### [WORK TASK]
A complete, exact copy of the records is needed here.

Stored items
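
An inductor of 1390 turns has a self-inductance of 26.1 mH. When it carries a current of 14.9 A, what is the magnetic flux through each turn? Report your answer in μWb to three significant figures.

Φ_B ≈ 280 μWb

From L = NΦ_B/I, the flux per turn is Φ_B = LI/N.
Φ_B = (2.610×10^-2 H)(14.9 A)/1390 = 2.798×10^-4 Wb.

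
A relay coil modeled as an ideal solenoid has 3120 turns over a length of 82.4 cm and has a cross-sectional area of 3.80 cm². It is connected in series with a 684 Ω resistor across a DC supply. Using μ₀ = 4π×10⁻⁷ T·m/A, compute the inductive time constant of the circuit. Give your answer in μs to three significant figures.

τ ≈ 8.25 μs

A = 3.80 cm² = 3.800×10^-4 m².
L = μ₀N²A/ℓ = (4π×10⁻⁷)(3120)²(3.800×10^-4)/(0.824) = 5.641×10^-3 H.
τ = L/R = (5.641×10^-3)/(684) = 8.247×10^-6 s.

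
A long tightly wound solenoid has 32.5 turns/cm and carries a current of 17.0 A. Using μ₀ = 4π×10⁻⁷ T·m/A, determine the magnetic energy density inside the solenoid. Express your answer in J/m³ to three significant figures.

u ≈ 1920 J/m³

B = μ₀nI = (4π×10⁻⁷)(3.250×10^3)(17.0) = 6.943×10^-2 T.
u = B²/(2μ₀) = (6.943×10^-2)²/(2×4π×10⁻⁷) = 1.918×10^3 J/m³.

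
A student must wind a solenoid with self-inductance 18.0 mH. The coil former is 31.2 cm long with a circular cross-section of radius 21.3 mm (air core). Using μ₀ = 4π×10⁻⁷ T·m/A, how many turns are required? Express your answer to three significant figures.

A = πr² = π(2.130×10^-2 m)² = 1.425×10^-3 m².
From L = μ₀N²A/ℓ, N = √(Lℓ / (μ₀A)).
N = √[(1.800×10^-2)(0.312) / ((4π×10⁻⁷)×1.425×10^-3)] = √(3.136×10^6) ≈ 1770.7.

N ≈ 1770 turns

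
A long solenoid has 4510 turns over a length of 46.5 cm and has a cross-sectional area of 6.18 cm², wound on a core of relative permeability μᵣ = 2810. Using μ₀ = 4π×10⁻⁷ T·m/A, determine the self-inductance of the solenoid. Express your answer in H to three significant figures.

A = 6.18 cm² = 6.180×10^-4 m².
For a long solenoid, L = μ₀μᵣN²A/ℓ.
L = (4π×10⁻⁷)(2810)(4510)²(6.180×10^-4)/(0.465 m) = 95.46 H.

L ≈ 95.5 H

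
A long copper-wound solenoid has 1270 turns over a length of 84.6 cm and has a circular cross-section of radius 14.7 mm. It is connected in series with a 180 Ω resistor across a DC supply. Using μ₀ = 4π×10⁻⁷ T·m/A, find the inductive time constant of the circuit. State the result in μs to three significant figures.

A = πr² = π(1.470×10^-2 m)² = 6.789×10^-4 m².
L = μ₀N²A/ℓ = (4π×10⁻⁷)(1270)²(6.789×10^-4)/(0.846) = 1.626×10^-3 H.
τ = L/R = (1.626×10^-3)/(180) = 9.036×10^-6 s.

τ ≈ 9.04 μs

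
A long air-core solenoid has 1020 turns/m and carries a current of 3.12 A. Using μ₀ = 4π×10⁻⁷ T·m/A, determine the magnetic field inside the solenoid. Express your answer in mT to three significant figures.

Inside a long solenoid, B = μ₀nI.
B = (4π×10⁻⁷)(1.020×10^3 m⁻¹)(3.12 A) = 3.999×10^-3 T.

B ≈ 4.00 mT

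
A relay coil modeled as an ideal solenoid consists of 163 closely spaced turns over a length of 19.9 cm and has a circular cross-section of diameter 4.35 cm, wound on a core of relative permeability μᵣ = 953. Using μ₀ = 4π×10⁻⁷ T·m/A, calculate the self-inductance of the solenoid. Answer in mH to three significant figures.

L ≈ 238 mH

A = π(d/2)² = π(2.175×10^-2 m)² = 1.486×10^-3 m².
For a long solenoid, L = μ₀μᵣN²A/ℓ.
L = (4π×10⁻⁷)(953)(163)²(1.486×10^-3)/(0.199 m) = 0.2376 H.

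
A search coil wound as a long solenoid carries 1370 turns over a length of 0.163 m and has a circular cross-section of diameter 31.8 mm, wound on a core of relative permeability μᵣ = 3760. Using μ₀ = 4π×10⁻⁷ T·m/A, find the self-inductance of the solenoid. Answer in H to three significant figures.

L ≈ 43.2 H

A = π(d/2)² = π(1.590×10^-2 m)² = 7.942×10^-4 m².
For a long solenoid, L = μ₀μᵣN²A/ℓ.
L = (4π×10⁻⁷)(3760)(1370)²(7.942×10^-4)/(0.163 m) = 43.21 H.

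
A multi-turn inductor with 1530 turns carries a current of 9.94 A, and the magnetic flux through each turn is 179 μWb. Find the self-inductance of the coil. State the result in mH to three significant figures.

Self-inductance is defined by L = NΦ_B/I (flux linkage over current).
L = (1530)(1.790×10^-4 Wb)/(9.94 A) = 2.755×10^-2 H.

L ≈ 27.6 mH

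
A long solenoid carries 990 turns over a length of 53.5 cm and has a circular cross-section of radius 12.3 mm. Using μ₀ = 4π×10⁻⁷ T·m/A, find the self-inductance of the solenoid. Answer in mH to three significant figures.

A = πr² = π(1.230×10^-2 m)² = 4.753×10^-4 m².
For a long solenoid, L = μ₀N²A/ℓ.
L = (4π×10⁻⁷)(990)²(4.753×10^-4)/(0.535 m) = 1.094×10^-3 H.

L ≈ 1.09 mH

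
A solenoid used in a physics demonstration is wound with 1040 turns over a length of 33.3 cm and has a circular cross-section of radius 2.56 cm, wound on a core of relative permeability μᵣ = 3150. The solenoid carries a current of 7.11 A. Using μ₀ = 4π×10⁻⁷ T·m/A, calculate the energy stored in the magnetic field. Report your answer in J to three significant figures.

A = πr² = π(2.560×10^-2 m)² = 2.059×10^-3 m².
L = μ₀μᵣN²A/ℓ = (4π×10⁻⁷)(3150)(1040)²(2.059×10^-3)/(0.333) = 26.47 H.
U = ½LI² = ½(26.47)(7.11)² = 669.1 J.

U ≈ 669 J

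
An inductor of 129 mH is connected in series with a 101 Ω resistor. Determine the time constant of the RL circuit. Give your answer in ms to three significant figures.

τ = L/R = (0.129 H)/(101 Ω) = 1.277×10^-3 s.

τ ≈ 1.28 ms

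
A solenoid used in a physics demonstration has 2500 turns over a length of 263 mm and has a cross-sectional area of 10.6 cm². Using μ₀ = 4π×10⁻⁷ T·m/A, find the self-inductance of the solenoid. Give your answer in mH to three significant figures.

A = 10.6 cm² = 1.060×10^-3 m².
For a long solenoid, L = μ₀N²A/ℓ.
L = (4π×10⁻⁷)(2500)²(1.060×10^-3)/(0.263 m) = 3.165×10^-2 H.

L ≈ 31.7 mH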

### [WRITTEN ANSWER]
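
An inductor of 1390 turns has a self-inductance of 26.1 mH. When it carries a current of 14.9 A, what is the magnetic flux through each turn? Report your answer in μWb to three significant figures.

Φ_B ≈ 280 μWb

From L = NΦ_B/I, the flux per turn is Φ_B = LI/N.
Φ_B = (2.610×10^-2 H)(14.9 A)/1390 = 2.798×10^-4 Wb.

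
A relay coil modeled as an ideal solenoid has 3120 turns over a length of 82.4 cm and has a cross-sectional area of 3.80 cm². It is connected in series with a 684 Ω resistor across a DC supply. Using μ₀ = 4π×10⁻⁷ T·m/A, compute the inductive time constant of the circuit. Give your answer in μs to three significant figures.

τ ≈ 8.25 μs

A = 3.80 cm² = 3.800×10^-4 m².
L = μ₀N²A/ℓ = (4π×10⁻⁷)(3120)²(3.800×10^-4)/(0.824) = 5.641×10^-3 H.
τ = L/R = (5.641×10^-3)/(684) = 8.247×10^-6 s.

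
A long tightly wound solenoid has 32.5 turns/cm and carries a current of 17.0 A. Using μ₀ = 4π×10⁻⁷ T·m/A, determine the magnetic energy density inside the solenoid. Express your answer in J/m³ to three significant figures.

u ≈ 1920 J/m³

B = μ₀nI = (4π×10⁻⁷)(3.250×10^3)(17.0) = 6.943×10^-2 T.
u = B²/(2μ₀) = (6.943×10^-2)²/(2×4π×10⁻⁷) = 1.918×10^3 J/m³.

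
A student must wind a solenoid with self-inductance 18.0 mH. The coil former is 31.2 cm long with a circular cross-section of radius 21.3 mm (air core). Using μ₀ = 4π×10⁻⁷ T·m/A, how many turns are required? Express your answer to three significant figures.

A = πr² = π(2.130×10^-2 m)² = 1.425×10^-3 m².
From L = μ₀N²A/ℓ, N = √(Lℓ / (μ₀A)).
N = √[(1.800×10^-2)(0.312) / ((4π×10⁻⁷)×1.425×10^-3)] = √(3.136×10^6) ≈ 1770.7.

N ≈ 1770 turns

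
A long solenoid has 4510 turns over a length of 46.5 cm and has a cross-sectional area of 6.18 cm², wound on a core of relative permeability μᵣ = 2810. Using μ₀ = 4π×10⁻⁷ T·m/A, determine the self-inductance of the solenoid. Express your answer in H to three significant figures.

A = 6.18 cm² = 6.180×10^-4 m².
For a long solenoid, L = μ₀μᵣN²A/ℓ.
L = (4π×10⁻⁷)(2810)(4510)²(6.180×10^-4)/(0.465 m) = 95.46 H.

L ≈ 95.5 H

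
A long copper-wound solenoid has 1270 turns over a length of 84.6 cm and has a circular cross-section of radius 14.7 mm. It is connected in series with a 180 Ω resistor across a DC supply. Using μ₀ = 4π×10⁻⁷ T·m/A, find the inductive time constant of the circuit. State the result in μs to three significant figures.

A = πr² = π(1.470×10^-2 m)² = 6.789×10^-4 m².
L = μ₀N²A/ℓ = (4π×10⁻⁷)(1270)²(6.789×10^-4)/(0.846) = 1.626×10^-3 H.
τ = L/R = (1.626×10^-3)/(180) = 9.036×10^-6 s.

τ ≈ 9.04 μs

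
A long air-core solenoid has 1020 turns/m and carries a current of 3.12 A. Using μ₀ = 4π×10⁻⁷ T·m/A, determine the magnetic field inside the solenoid. Express your answer in mT to three significant figures.

Inside a long solenoid, B = μ₀nI.
B = (4π×10⁻⁷)(1.020×10^3 m⁻¹)(3.12 A) = 3.999×10^-3 T.

B ≈ 4.00 mT

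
A relay coil modeled as an ideal solenoid consists of 163 closely spaced turns over a length of 19.9 cm and has a circular cross-section of diameter 4.35 cm, wound on a core of relative permeability μᵣ = 953. Using μ₀ = 4π×10⁻⁷ T·m/A, calculate the self-inductance of the solenoid. Answer in mH to three significant figures.

L ≈ 238 mH

A = π(d/2)² = π(2.175×10^-2 m)² = 1.486×10^-3 m².
For a long solenoid, L = μ₀μᵣN²A/ℓ.
L = (4π×10⁻⁷)(953)(163)²(1.486×10^-3)/(0.199 m) = 0.2376 H.

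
A search coil wound as a long solenoid carries 1370 turns over a length of 0.163 m and has a circular cross-section of diameter 31.8 mm, wound on a core of relative permeability μᵣ = 3760. Using μ₀ = 4π×10⁻⁷ T·m/A, find the self-inductance of the solenoid. Answer in H to three significant figures.

L ≈ 43.2 H

A = π(d/2)² = π(1.590×10^-2 m)² = 7.942×10^-4 m².
For a long solenoid, L = μ₀μᵣN²A/ℓ.
L = (4π×10⁻⁷)(3760)(1370)²(7.942×10^-4)/(0.163 m) = 43.21 H.

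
A multi-turn inductor with 1530 turns carries a current of 9.94 A, and the magnetic flux through each turn is 179 μWb. Find the self-inductance of the coil. State the result in mH to three significant figures.

Self-inductance is defined by L = NΦ_B/I (flux linkage over current).
L = (1530)(1.790×10^-4 Wb)/(9.94 A) = 2.755×10^-2 H.

L ≈ 27.6 mH

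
A long solenoid carries 990 turns over a length of 53.5 cm and has a circular cross-section of radius 12.3 mm. Using μ₀ = 4π×10⁻⁷ T·m/A, find the self-inductance of the solenoid. Answer in mH to three significant figures.

A = πr² = π(1.230×10^-2 m)² = 4.753×10^-4 m².
For a long solenoid, L = μ₀N²A/ℓ.
L = (4π×10⁻⁷)(990)²(4.753×10^-4)/(0.535 m) = 1.094×10^-3 H.

L ≈ 1.09 mH

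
A solenoid used in a physics demonstration is wound with 1040 turns over a length of 33.3 cm and has a circular cross-section of radius 2.56 cm, wound on a core of relative permeability μᵣ = 3150. The solenoid carries a current of 7.11 A. Using μ₀ = 4π×10⁻⁷ T·m/A, calculate the energy stored in the magnetic field. Report your answer in J to three significant figures.

A = πr² = π(2.560×10^-2 m)² = 2.059×10^-3 m².
L = μ₀μᵣN²A/ℓ = (4π×10⁻⁷)(3150)(1040)²(2.059×10^-3)/(0.333) = 26.47 H.
U = ½LI² = ½(26.47)(7.11)² = 669.1 J.

U ≈ 669 J

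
An inductor of 129 mH is connected in series with a 101 Ω resistor. Determine the time constant of the RL circuit. Give your answer in ms to three significant figures.

τ = L/R = (0.129 H)/(101 Ω) = 1.277×10^-3 s.

τ ≈ 1.28 ms

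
A solenoid used in a physics demonstration has 2500 turns over a length of 263 mm and has a cross-sectional area of 10.6 cm². Using μ₀ = 4π×10⁻⁷ T·m/A, find the self-inductance of the solenoid. Give your answer in mH to three significant figures.

A = 10.6 cm² = 1.060×10^-3 m².
For a long solenoid, L = μ₀N²A/ℓ.
L = (4π×10⁻⁷)(2500)²(1.060×10^-3)/(0.263 m) = 3.165×10^-2 H.

L ≈ 31.7 mH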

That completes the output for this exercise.